### [Task goal]
A set of records appears below. Print them all, word for word.

+++

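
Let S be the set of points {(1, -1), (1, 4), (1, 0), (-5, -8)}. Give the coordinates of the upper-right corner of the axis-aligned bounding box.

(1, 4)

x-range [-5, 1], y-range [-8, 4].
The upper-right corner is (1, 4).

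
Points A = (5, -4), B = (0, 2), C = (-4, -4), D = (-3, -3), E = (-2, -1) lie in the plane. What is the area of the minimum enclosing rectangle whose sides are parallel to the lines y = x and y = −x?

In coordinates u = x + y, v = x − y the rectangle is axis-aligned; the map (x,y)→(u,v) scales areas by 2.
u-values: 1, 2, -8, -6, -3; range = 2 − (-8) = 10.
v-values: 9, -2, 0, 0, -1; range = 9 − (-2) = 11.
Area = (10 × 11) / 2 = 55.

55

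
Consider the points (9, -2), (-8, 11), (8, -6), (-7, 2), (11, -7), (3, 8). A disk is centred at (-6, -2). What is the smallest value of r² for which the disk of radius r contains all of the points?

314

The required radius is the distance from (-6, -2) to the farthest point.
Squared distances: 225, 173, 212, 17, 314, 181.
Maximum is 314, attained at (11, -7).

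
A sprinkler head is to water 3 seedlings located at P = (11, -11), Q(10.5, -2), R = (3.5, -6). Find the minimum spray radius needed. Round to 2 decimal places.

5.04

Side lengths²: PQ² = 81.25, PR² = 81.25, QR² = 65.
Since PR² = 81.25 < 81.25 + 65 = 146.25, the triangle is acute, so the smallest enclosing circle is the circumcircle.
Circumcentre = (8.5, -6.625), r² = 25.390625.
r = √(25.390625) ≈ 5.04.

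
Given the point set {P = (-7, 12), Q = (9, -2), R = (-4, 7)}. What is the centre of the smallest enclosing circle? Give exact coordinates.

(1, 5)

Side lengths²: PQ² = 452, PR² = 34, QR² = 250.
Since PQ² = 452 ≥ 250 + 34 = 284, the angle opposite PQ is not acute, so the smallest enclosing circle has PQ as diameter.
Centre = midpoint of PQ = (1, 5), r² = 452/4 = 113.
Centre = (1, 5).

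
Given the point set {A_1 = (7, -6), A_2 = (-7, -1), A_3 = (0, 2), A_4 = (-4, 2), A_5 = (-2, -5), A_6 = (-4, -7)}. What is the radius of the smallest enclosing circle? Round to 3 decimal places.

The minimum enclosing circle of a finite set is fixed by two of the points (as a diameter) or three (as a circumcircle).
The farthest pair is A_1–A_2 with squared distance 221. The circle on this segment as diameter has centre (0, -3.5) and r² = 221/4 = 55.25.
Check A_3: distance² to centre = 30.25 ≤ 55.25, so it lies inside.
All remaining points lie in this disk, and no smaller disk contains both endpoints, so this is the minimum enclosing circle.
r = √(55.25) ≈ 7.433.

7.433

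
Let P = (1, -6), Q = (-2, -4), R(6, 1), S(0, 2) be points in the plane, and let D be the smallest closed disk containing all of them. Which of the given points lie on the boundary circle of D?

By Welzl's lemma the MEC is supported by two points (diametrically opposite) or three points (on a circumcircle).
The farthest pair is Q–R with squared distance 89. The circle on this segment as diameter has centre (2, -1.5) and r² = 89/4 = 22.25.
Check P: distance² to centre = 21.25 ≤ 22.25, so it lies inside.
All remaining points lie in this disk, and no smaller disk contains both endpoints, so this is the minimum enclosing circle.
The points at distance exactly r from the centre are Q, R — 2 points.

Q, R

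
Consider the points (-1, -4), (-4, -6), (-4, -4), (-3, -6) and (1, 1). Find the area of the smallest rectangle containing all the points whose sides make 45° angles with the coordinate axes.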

+++

### [Task result]
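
Let S be the set of points {(1, -1), (1, 4), (1, 0), (-5, -8)}. Give the coordinates of the upper-right corner of the axis-aligned bounding box.

(1, 4)

x-range [-5, 1], y-range [-8, 4].
The upper-right corner is (1, 4).

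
Points A = (5, -4), B = (0, 2), C = (-4, -4), D = (-3, -3), E = (-2, -1) lie in the plane. What is the area of the minimum enclosing rectangle whose sides are parallel to the lines y = x and y = −x?

In coordinates u = x + y, v = x − y the rectangle is axis-aligned; the map (x,y)→(u,v) scales areas by 2.
u-values: 1, 2, -8, -6, -3; range = 2 − (-8) = 10.
v-values: 9, -2, 0, 0, -1; range = 9 − (-2) = 11.
Area = (10 × 11) / 2 = 55.

55

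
Consider the points (9, -2), (-8, 11), (8, -6), (-7, 2), (11, -7), (3, 8). A disk is centred at (-6, -2). What is the smallest value of r² for which the disk of radius r contains all of the points?

314

The required radius is the distance from (-6, -2) to the farthest point.
Squared distances: 225, 173, 212, 17, 314, 181.
Maximum is 314, attained at (11, -7).

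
A sprinkler head is to water 3 seedlings located at P = (11, -11), Q(10.5, -2), R = (3.5, -6). Find the minimum spray radius needed. Round to 2 decimal places.

5.04

Side lengths²: PQ² = 81.25, PR² = 81.25, QR² = 65.
Since PR² = 81.25 < 81.25 + 65 = 146.25, the triangle is acute, so the smallest enclosing circle is the circumcircle.
Circumcentre = (8.5, -6.625), r² = 25.390625.
r = √(25.390625) ≈ 5.04.

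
Given the point set {P = (-7, 12), Q = (9, -2), R = (-4, 7)}. What is the centre of the smallest enclosing circle? Give exact coordinates.

(1, 5)

Side lengths²: PQ² = 452, PR² = 34, QR² = 250.
Since PQ² = 452 ≥ 250 + 34 = 284, the angle opposite PQ is not acute, so the smallest enclosing circle has PQ as diameter.
Centre = midpoint of PQ = (1, 5), r² = 452/4 = 113.
Centre = (1, 5).

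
Given the point set {A_1 = (7, -6), A_2 = (-7, -1), A_3 = (0, 2), A_4 = (-4, 2), A_5 = (-2, -5), A_6 = (-4, -7)}. What is the radius of the smallest enclosing circle? Round to 3 decimal places.

The minimum enclosing circle of a finite set is fixed by two of the points (as a diameter) or three (as a circumcircle).
The farthest pair is A_1–A_2 with squared distance 221. The circle on this segment as diameter has centre (0, -3.5) and r² = 221/4 = 55.25.
Check A_3: distance² to centre = 30.25 ≤ 55.25, so it lies inside.
All remaining points lie in this disk, and no smaller disk contains both endpoints, so this is the minimum enclosing circle.
r = √(55.25) ≈ 7.433.

7.433

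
Let P = (1, -6), Q = (-2, -4), R(6, 1), S(0, 2) be points in the plane, and let D be the smallest closed disk containing all of them. Which of the given points lie on the boundary circle of D?

By Welzl's lemma the MEC is supported by two points (diametrically opposite) or three points (on a circumcircle).
The farthest pair is Q–R with squared distance 89. The circle on this segment as diameter has centre (2, -1.5) and r² = 89/4 = 22.25.
Check P: distance² to centre = 21.25 ≤ 22.25, so it lies inside.
All remaining points lie in this disk, and no smaller disk contains both endpoints, so this is the minimum enclosing circle.
The points at distance exactly r from the centre are Q, R — 2 points.

Q, R

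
Consider the points (-1, -4), (-4, -6), (-4, -4), (-3, -6) and (1, 1). Find the area of the smallest rectangle containing all the points whose sides make 45° angles with the coordinate axes.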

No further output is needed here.